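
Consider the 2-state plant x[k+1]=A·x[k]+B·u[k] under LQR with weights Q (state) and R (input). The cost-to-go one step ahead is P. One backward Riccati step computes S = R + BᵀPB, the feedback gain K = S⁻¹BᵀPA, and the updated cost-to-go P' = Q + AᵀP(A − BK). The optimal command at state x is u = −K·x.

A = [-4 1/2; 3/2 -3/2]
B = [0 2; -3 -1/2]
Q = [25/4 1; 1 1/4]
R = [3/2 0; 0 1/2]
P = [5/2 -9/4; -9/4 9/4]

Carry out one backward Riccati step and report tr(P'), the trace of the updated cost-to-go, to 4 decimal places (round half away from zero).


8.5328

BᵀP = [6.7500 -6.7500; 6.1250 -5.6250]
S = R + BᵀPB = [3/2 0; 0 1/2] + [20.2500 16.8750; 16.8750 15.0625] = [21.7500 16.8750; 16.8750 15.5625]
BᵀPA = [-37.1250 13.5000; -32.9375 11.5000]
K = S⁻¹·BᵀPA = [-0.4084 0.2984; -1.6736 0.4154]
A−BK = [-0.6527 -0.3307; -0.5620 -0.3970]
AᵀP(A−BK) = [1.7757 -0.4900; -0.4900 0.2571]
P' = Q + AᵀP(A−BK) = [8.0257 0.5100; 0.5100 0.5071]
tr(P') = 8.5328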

• • •

## WORK INSTRUCTIONS
Exactly reproduce the lines beginning with the one that contains "P = [5/2 -9/4; -9/4 9/4]" and ending with the last line of the material, both included. Leave out everything else.

## ANSWER SECTION
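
P = [5/2 -9/4; -9/4 9/4]

Carry out one backward Riccati step and report tr(P'), the trace of the updated cost-to-go, to 4 decimal places (round half away from zero).


8.5328

BᵀP = [6.7500 -6.7500; 6.1250 -5.6250]
S = R + BᵀPB = [3/2 0; 0 1/2] + [20.2500 16.8750; 16.8750 15.0625] = [21.7500 16.8750; 16.8750 15.5625]
BᵀPA = [-37.1250 13.5000; -32.9375 11.5000]
K = S⁻¹·BᵀPA = [-0.4084 0.2984; -1.6736 0.4154]
A−BK = [-0.6527 -0.3307; -0.5620 -0.3970]
AᵀP(A−BK) = [1.7757 -0.4900; -0.4900 0.2571]
P' = Q + AᵀP(A−BK) = [8.0257 0.5100; 0.5100 0.5071]
tr(P') = 8.5328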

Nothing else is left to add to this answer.